- **Exercise inputs**:

----------

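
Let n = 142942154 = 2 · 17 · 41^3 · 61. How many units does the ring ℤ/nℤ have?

φ(2) = 2 − 1 = 1.
φ(17) = 17 − 1 = 16.
φ(41^3) = 41^2·(41−1) = 1681·40 = 67240.
φ(61) = 61 − 1 = 60.
Multiply: 1 · 16 · 67240 · 60 = 64550400.

64550400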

----------

- **What is expected**: Please output the full listing, keeping every character the same.

- **Solution for this task**:
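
Let n = 142942154 = 2 · 17 · 41^3 · 61. How many units does the ring ℤ/nℤ have?

φ(2) = 2 − 1 = 1.
φ(17) = 17 − 1 = 16.
φ(41^3) = 41^2·(41−1) = 1681·40 = 67240.
φ(61) = 61 − 1 = 60.
Multiply: 1 · 16 · 67240 · 60 = 64550400.

64550400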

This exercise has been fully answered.